__DATA PROVIDED__

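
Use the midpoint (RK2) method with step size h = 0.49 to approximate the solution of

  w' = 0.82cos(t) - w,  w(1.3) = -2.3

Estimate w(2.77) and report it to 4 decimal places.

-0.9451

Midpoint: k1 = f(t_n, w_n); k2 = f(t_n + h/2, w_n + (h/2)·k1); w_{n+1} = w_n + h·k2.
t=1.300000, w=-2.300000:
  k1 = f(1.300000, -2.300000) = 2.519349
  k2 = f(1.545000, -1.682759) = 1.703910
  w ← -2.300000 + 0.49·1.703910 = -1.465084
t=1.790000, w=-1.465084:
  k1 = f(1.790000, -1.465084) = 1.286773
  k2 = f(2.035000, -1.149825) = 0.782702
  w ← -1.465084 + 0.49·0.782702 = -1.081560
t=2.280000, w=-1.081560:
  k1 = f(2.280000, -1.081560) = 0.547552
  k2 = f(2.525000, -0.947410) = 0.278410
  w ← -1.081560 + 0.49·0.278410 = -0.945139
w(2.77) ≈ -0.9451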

* * *

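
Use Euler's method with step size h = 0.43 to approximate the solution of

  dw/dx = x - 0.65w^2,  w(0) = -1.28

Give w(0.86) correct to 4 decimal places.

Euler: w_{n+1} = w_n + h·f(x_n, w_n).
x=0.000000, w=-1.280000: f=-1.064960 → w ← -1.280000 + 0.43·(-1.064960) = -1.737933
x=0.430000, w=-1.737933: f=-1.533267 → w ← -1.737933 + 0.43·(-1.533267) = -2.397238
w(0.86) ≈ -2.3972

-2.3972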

--

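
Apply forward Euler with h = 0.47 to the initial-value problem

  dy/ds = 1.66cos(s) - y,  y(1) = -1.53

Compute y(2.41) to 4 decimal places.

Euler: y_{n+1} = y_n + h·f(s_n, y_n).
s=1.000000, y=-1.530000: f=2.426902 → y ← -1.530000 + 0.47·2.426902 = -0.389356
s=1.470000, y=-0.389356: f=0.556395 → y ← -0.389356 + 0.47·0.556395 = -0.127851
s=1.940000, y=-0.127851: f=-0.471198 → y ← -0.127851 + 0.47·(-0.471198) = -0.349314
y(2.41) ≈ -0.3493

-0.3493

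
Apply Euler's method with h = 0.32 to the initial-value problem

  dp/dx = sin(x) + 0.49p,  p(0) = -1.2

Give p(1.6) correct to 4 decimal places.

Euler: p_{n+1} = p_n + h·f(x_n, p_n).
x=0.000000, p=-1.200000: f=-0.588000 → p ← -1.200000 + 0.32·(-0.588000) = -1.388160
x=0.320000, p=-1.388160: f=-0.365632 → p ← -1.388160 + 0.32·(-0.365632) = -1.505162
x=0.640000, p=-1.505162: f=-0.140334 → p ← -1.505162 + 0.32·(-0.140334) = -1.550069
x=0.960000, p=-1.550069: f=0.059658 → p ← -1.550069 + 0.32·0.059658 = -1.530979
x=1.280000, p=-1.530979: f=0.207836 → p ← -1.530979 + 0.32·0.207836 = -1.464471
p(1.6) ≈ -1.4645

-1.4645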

__WORK TASK__
In the listing above, the lines from the one containing "Apply Euler's method" through the one containing "dp/dx = sin(x)" must be set down exactly, with no other lines.

__OUTPUT OF THE TASK__
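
Apply Euler's method with h = 0.32 to the initial-value problem

  dp/dx = sin(x) + 0.49p,  p(0) = -1.2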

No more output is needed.